Task instructions:
Look through the listing below and report the lines that have the word "described" in them.

Data for review:
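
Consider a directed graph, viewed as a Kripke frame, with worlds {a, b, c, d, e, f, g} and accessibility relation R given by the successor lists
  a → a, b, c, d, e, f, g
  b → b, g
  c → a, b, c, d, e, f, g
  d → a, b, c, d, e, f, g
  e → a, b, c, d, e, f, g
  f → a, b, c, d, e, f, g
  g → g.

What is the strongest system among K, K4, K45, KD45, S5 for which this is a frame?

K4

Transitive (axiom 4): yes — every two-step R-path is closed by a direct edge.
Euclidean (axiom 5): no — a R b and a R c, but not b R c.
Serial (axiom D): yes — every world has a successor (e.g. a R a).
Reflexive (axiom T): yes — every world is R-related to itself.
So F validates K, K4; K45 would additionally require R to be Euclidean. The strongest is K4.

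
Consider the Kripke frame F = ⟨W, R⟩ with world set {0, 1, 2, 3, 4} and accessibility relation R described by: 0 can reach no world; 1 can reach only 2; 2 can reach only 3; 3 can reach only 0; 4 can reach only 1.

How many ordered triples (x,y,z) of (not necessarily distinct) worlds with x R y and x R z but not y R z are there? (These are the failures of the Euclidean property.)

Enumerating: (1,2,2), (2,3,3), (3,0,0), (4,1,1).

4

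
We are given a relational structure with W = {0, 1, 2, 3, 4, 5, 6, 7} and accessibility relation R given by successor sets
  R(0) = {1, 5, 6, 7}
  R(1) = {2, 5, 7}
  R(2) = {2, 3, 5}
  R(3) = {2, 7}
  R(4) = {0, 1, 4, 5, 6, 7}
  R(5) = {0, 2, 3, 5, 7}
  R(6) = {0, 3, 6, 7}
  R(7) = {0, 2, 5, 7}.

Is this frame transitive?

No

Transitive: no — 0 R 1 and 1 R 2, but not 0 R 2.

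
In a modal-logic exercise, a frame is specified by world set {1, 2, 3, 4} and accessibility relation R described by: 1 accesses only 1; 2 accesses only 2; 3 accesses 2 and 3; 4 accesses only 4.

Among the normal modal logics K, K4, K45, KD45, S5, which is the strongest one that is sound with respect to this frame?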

Solution to the exercise:
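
Consider the Kripke frame F = ⟨W, R⟩ with world set {0, 1, 2, 3, 4} and accessibility relation R described by: 0 can reach no world; 1 can reach only 2; 2 can reach only 3; 3 can reach only 0; 4 can reach only 1.
In a modal-logic exercise, a frame is specified by world set {1, 2, 3, 4} and accessibility relation R described by: 1 accesses only 1; 2 accesses only 2; 3 accesses 2 and 3; 4 accesses only 4.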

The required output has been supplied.